** EXTRACTED MATERIAL follows **

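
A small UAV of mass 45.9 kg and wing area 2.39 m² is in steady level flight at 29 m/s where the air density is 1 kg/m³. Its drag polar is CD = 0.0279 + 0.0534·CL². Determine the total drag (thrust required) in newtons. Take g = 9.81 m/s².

D = 38.8 N

Weight W = mg = 45.9 × 9.81 = 450.28 N; in level flight L = W.
Dynamic pressure q = 0.5 × 1 × 29² = 420.5 Pa.
CL = 2W/(ρv²S) = 2×450.28/(1×29²×2.39) = 0.448.
CD = 0.0279 + 0.0534 × 0.448² = 0.03862.
D = q·S·CD = 420.5 × 2.39 × 0.03862 = 38.81 N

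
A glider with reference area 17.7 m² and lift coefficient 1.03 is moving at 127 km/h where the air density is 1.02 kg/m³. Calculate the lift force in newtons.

Convert speed: v = 127 km/h ÷ 3.6 = 35.28 m/s.
L = ½ρv²S·CL = ½ × 1.02 × 35.28² × 17.7 × 1.03 = 11600 N ≈ 11.6 kN

L = 11600 N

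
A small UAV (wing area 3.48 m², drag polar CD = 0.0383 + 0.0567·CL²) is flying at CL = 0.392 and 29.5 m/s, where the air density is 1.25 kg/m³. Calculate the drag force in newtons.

D = 89 N

CD = 0.0383 + 0.0567 × 0.392² = 0.04701
D = ½ρv²S·CD = ½ × 1.25 × 29.5² × 3.48 × 0.04701 = 89 N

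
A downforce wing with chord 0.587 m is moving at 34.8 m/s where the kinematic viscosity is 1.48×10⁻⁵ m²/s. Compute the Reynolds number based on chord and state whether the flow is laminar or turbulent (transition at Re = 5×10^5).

Re = 1.38×10^6 (turbulent)

Re = v·c/ν = 34.8 × 0.587 / (1.48×10⁻⁵) = 1.38×10^6
Since 1.38×10^6 > 5×10^5, the flow is turbulent.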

** End of EXTRACTED MATERIAL **

Your output should be an exact copy of the lines from the one containing "A small UAV (wing" through the last line of the data above.

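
A small UAV (wing area 3.48 m², drag polar CD = 0.0383 + 0.0567·CL²) is flying at CL = 0.392 and 29.5 m/s, where the air density is 1.25 kg/m³. Calculate the drag force in newtons.

D = 89 N

CD = 0.0383 + 0.0567 × 0.392² = 0.04701
D = ½ρv²S·CD = ½ × 1.25 × 29.5² × 3.48 × 0.04701 = 89 N

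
A downforce wing with chord 0.587 m is moving at 34.8 m/s where the kinematic viscosity is 1.48×10⁻⁵ m²/s. Compute the Reynolds number based on chord and state whether the flow is laminar or turbulent (transition at Re = 5×10^5).

Re = 1.38×10^6 (turbulent)

Re = v·c/ν = 34.8 × 0.587 / (1.48×10⁻⁵) = 1.38×10^6
Since 1.38×10^6 > 5×10^5, the flow is turbulent.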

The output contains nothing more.